PROBLEM STATEMENT –
For each line of the data below that holds "symbol", copy the line.

STUDY MATERIAL –
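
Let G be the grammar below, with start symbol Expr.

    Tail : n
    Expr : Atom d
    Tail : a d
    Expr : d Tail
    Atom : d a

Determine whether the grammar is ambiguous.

Ambiguous

Witness: d a d

Derivation 1: Expr ⇒ Atom d ⇒ d a d
Derivation 2: Expr ⇒ d Tail ⇒ d a d

Two distinct leftmost derivations for the same string.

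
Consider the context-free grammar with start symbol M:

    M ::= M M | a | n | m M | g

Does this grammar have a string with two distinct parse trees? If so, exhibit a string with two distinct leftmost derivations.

Ambiguous

Witness: a a a

Derivation 1: M ⇒ M M ⇒ M M M ⇒ a M M ⇒ a a M ⇒ a a a
Derivation 2: M ⇒ M M ⇒ a M ⇒ a M M ⇒ a a M ⇒ a a a

Two distinct leftmost derivations for the same string.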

WRITTEN SOLUTION –
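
Let G be the grammar below, with start symbol Expr.
Consider the context-free grammar with start symbol M: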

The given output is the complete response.